START Given data
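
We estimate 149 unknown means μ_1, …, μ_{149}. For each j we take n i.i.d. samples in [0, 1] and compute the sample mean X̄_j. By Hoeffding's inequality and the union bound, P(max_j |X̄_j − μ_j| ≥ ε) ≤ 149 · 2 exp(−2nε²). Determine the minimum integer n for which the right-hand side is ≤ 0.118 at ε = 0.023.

Need 2·149·exp(−2nε²) ≤ 0.118, i.e. exp(−2nε²) ≤ 0.118/298.
So 2nε² ≥ ln(298/0.118) = 7.834164.
Hence n ≥ 7.834164/(2·0.023²) = 7404.692.
The smallest integer n is 7405.

7405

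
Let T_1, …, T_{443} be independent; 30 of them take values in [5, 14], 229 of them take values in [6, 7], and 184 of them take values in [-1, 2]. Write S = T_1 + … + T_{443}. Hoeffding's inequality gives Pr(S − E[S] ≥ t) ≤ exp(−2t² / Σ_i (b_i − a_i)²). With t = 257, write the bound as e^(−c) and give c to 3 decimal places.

30.614

Σ(b_i − a_i)² = 30·9² + 229·1² + 184·3² = 4315.
c = 2t² / 4315 = 2·257² / 4315 = 30.6137.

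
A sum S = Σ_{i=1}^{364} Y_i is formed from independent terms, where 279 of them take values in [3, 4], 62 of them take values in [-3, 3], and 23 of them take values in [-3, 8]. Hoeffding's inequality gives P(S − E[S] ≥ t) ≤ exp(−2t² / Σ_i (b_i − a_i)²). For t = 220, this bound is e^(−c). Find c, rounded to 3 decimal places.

Σ(b_i − a_i)² = 279·1² + 62·6² + 23·11² = 5294.
c = 2t² / 5294 = 2·220² / 5294 = 18.2849.

18.285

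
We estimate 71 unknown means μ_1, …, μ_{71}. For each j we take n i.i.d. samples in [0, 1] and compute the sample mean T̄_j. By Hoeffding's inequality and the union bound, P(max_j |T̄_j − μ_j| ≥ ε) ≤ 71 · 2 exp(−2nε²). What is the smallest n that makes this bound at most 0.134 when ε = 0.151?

Need 2·71·exp(−2nε²) ≤ 0.134, i.e. exp(−2nε²) ≤ 0.134/142.
So 2nε² ≥ ln(142/0.134) = 6.965743.
Hence n ≥ 6.965743/(2·0.151²) = 152.751.
The smallest integer n is 153.

153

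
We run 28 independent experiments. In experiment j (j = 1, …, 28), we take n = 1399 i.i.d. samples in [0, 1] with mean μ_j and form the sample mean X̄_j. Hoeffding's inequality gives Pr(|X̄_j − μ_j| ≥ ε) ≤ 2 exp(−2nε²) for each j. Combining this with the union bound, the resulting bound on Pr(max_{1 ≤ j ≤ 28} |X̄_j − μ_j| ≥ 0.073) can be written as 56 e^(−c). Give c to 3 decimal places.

14.911

Union bound over the 28 events: Pr(max_{1 ≤ j ≤ 28} |X̄_j − μ_j| ≥ 0.073) ≤ 28·2·exp(−2nε²) = 56 exp(−2·1399·0.073²).
So c = 2·1399·0.073² = 14.9105.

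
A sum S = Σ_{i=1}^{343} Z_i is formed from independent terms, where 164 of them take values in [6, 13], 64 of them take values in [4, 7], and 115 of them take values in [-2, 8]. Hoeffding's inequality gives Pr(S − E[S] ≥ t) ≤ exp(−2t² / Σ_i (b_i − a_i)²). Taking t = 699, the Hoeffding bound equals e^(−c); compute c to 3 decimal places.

48.588

Σ(b_i − a_i)² = 164·7² + 64·3² + 115·10² = 20112.
c = 2t² / 20112 = 2·699² / 20112 = 48.5880.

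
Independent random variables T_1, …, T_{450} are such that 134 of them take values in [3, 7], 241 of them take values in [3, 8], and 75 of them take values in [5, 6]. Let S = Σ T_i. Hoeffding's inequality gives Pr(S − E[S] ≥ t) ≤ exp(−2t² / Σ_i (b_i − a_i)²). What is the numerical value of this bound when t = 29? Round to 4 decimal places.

Σ(b_i − a_i)² = 134·4² + 241·5² + 75·1² = 8244.
Exponent = 2·29² / 8244 = 0.20403.
Bound = exp(−0.20403) = 0.81544.

0.8154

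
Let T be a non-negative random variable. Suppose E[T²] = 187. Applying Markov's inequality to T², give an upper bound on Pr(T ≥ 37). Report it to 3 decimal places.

0.137

Since T ≥ 0, the event {T ≥ 37} is the same as {T² ≥ 1369}.
Markov's inequality applied to T² gives Pr(T² ≥ 1369) ≤ E[T²]/1369 = 187/1369 = 0.1366.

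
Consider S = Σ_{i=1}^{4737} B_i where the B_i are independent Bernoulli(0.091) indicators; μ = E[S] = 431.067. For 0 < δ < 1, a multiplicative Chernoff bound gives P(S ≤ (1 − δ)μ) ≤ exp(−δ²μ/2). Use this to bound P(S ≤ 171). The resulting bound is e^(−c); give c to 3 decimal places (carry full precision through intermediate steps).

Write 171 = (1 − δ)μ, so δ = 1 − 171/431.067 = 0.6033099…
Then the exponent is δ²μ/2 = (μ − 171)²/(2μ) = 78.450501.

78.451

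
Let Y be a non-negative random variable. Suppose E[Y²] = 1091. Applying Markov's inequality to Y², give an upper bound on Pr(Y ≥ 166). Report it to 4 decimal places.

Since Y ≥ 0, the event {Y ≥ 166} is the same as {Y² ≥ 27556}.
Markov's inequality applied to Y² gives Pr(Y² ≥ 27556) ≤ E[Y²]/27556 = 1091/27556 = 0.0396.

0.0396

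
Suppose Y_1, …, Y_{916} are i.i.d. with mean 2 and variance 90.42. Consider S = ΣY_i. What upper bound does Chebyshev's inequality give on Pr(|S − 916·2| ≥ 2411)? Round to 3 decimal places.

Var(S) = n·Var(Y_i) = 916·90.42 = 82824.72.
Chebyshev: Pr(|S − 916·2| ≥ 2411) ≤ Var(S)/2411² = 82824.72/5812921 = 0.0142.

0.014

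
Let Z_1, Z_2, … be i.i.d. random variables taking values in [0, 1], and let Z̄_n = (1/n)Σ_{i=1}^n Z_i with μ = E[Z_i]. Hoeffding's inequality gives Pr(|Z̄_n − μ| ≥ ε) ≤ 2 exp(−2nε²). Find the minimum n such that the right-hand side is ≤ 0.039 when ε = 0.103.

Require 2·exp(−2nε²) ≤ 0.039, i.e. 2nε² ≥ ln(2/0.039) = 3.937341.
So n ≥ 3.937341 / (2·0.103²) = 185.566.
The smallest integer n is 186.

186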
END Given data
» **Goal of the exercise**:
Once you find the line containing "Let T be a non-negative", copy it and every line after it through the end of the records, exactly and nothing else.

» **Reply**:
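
Let T be a non-negative random variable. Suppose E[T²] = 187. Applying Markov's inequality to T², give an upper bound on Pr(T ≥ 37). Report it to 3 decimal places.

0.137

Since T ≥ 0, the event {T ≥ 37} is the same as {T² ≥ 1369}.
Markov's inequality applied to T² gives Pr(T² ≥ 1369) ≤ E[T²]/1369 = 187/1369 = 0.1366.

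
Consider S = Σ_{i=1}^{4737} B_i where the B_i are independent Bernoulli(0.091) indicators; μ = E[S] = 431.067. For 0 < δ < 1, a multiplicative Chernoff bound gives P(S ≤ (1 − δ)μ) ≤ exp(−δ²μ/2). Use this to bound P(S ≤ 171). The resulting bound is e^(−c); give c to 3 decimal places (carry full precision through intermediate steps).

Write 171 = (1 − δ)μ, so δ = 1 − 171/431.067 = 0.6033099…
Then the exponent is δ²μ/2 = (μ − 171)²/(2μ) = 78.450501.

78.451

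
Let Y be a non-negative random variable. Suppose E[Y²] = 1091. Applying Markov's inequality to Y², give an upper bound on Pr(Y ≥ 166). Report it to 4 decimal places.

Since Y ≥ 0, the event {Y ≥ 166} is the same as {Y² ≥ 27556}.
Markov's inequality applied to Y² gives Pr(Y² ≥ 27556) ≤ E[Y²]/27556 = 1091/27556 = 0.0396.

0.0396

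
Suppose Y_1, …, Y_{916} are i.i.d. with mean 2 and variance 90.42. Consider S = ΣY_i. What upper bound does Chebyshev's inequality give on Pr(|S − 916·2| ≥ 2411)? Round to 3 decimal places.

Var(S) = n·Var(Y_i) = 916·90.42 = 82824.72.
Chebyshev: Pr(|S − 916·2| ≥ 2411) ≤ Var(S)/2411² = 82824.72/5812921 = 0.0142.

0.014

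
Let Z_1, Z_2, … be i.i.d. random variables taking values in [0, 1], and let Z̄_n = (1/n)Σ_{i=1}^n Z_i with μ = E[Z_i]. Hoeffding's inequality gives Pr(|Z̄_n − μ| ≥ ε) ≤ 2 exp(−2nε²). Find the minimum n such that the right-hand side is ≤ 0.039 when ε = 0.103.

Require 2·exp(−2nε²) ≤ 0.039, i.e. 2nε² ≥ ln(2/0.039) = 3.937341.
So n ≥ 3.937341 / (2·0.103²) = 185.566.
The smallest integer n is 186.

186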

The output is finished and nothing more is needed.